DESCRIPTION OF THE TASK: Search the listing below for the line containing "Riverbend Golf Club". From there through the line containing "2. The scheduled payment is $874.10", transcribe every line exactly, both ends included.

PROVIDED DATA:
● ● ●

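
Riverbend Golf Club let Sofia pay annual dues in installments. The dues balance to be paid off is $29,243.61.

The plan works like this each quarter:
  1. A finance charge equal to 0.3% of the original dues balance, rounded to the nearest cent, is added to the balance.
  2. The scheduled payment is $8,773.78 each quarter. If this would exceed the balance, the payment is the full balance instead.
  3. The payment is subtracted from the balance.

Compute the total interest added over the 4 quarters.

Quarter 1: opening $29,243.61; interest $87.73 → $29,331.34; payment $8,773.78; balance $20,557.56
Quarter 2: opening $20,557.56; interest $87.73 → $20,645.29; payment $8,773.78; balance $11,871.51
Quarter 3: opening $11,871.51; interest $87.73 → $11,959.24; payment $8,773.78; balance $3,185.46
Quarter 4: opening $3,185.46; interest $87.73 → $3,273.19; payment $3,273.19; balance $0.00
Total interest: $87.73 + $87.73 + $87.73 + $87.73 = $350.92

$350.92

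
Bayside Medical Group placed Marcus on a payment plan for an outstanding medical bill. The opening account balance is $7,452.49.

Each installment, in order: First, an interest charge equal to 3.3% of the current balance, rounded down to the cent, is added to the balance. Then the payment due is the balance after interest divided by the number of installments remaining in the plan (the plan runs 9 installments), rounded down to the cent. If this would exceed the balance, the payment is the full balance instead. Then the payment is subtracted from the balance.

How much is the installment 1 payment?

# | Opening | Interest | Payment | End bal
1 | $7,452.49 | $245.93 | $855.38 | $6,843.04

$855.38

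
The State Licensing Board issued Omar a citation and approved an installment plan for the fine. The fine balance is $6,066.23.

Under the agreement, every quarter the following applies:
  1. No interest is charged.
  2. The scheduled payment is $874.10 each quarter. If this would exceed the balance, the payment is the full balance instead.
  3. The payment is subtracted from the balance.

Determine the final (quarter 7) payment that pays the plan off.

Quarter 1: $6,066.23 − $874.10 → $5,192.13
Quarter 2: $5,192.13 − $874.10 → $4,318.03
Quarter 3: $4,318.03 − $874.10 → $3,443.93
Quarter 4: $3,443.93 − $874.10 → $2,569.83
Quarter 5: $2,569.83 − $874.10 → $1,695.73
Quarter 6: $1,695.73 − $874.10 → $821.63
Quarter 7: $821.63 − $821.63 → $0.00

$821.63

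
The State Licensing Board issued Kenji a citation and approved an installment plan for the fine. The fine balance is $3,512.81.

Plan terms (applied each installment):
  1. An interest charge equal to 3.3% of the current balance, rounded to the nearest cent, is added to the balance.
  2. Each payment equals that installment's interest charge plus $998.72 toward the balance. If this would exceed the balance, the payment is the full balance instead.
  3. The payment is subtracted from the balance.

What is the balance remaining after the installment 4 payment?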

● ● ●

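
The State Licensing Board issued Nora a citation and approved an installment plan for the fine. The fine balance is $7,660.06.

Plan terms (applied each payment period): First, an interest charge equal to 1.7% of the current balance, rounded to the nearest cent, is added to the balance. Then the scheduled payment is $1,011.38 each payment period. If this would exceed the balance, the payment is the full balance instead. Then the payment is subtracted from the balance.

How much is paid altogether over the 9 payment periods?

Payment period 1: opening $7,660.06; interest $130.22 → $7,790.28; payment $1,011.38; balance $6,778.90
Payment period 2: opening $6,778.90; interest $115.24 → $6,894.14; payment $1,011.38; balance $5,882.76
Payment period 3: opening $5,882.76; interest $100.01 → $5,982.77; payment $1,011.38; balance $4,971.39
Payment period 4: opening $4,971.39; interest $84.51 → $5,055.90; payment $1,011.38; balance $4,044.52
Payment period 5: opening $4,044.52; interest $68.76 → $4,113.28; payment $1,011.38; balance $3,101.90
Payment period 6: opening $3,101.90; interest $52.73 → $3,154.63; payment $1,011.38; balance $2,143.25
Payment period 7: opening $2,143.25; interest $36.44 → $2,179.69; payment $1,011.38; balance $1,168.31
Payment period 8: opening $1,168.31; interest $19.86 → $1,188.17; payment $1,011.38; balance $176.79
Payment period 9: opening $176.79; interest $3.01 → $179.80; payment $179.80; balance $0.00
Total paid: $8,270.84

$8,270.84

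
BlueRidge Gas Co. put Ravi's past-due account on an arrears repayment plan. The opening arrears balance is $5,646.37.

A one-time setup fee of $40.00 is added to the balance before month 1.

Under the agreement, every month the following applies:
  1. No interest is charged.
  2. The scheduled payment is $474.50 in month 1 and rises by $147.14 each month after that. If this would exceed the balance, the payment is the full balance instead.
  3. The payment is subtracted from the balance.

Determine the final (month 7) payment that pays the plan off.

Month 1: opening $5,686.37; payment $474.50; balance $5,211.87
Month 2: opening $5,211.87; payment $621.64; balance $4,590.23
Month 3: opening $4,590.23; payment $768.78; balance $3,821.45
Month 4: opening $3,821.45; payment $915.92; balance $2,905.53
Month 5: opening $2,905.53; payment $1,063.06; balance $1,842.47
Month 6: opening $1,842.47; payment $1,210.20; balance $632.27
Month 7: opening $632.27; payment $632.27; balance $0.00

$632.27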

● ● ●

ANSWER SECTION:
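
Riverbend Golf Club let Sofia pay annual dues in installments. The dues balance to be paid off is $29,243.61.

The plan works like this each quarter:
  1. A finance charge equal to 0.3% of the original dues balance, rounded to the nearest cent, is added to the balance.
  2. The scheduled payment is $8,773.78 each quarter. If this would exceed the balance, the payment is the full balance instead.
  3. The payment is subtracted from the balance.

Compute the total interest added over the 4 quarters.

Quarter 1: opening $29,243.61; interest $87.73 → $29,331.34; payment $8,773.78; balance $20,557.56
Quarter 2: opening $20,557.56; interest $87.73 → $20,645.29; payment $8,773.78; balance $11,871.51
Quarter 3: opening $11,871.51; interest $87.73 → $11,959.24; payment $8,773.78; balance $3,185.46
Quarter 4: opening $3,185.46; interest $87.73 → $3,273.19; payment $3,273.19; balance $0.00
Total interest: $87.73 + $87.73 + $87.73 + $87.73 = $350.92

$350.92

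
Bayside Medical Group placed Marcus on a payment plan for an outstanding medical bill. The opening account balance is $7,452.49.

Each installment, in order: First, an interest charge equal to 3.3% of the current balance, rounded down to the cent, is added to the balance. Then the payment due is the balance after interest divided by the number of installments remaining in the plan (the plan runs 9 installments), rounded down to the cent. If this would exceed the balance, the payment is the full balance instead. Then the payment is subtracted from the balance.

How much is the installment 1 payment?

# | Opening | Interest | Payment | End bal
1 | $7,452.49 | $245.93 | $855.38 | $6,843.04

$855.38

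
The State Licensing Board issued Omar a citation and approved an installment plan for the fine. The fine balance is $6,066.23.

Under the agreement, every quarter the following applies:
  1. No interest is charged.
  2. The scheduled payment is $874.10 each quarter. If this would exceed the balance, the payment is the full balance instead.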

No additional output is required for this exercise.